-- WORK ORDER --
This exercise calls for copying every line below that holds the word "steel".

-- GIVEN ENTRIES --
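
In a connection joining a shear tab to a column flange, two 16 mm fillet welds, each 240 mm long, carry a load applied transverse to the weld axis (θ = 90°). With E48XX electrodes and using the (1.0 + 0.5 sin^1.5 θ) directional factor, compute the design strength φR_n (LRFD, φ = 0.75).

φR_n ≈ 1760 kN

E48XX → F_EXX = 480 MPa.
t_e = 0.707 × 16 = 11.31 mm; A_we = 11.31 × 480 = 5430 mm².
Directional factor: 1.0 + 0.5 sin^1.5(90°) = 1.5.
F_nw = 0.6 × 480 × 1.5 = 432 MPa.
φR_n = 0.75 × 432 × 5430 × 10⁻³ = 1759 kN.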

---

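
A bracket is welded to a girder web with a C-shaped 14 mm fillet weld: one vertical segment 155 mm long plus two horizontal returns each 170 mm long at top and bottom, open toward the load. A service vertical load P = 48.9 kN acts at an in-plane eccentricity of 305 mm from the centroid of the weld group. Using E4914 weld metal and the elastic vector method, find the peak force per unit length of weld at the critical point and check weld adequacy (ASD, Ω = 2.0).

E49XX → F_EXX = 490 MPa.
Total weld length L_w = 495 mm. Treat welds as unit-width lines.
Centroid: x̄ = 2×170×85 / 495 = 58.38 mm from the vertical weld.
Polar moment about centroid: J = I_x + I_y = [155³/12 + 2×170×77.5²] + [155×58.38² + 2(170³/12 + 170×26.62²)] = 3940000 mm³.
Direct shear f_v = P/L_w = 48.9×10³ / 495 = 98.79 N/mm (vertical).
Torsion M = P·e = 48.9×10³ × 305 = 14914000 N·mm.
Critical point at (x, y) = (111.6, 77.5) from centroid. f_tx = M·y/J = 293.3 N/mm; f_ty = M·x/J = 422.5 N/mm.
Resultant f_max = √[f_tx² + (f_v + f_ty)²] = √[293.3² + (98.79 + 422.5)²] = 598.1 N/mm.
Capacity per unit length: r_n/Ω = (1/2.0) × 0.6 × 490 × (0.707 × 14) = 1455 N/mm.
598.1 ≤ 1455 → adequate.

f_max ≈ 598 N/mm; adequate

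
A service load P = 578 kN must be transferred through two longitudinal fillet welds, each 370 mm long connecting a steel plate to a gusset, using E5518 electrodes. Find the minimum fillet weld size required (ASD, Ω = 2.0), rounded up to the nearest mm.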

==

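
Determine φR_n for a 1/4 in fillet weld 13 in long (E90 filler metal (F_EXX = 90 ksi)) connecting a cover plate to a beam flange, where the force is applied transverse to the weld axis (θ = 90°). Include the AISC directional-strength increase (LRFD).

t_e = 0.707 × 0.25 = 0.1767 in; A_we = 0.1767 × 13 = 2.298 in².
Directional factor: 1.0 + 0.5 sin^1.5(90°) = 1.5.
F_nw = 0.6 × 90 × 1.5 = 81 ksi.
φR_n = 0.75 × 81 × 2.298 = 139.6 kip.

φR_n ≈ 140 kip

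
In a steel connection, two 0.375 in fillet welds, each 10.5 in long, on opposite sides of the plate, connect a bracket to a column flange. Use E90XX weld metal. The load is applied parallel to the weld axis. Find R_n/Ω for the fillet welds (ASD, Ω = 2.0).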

-- EXERCISE RESPONSE --
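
A service load P = 578 kN must be transferred through two longitudinal fillet welds, each 370 mm long connecting a steel plate to a gusset, using E5518 electrodes. Find the minimum fillet weld size required (ASD, Ω = 2.0), rounded up to the nearest mm.
In a steel connection, two 0.375 in fillet welds, each 10.5 in long, on opposite sides of the plate, connect a bracket to a column flange. Use E90XX weld metal. The load is applied parallel to the weld axis. Find R_n/Ω for the fillet welds (ASD, Ω = 2.0).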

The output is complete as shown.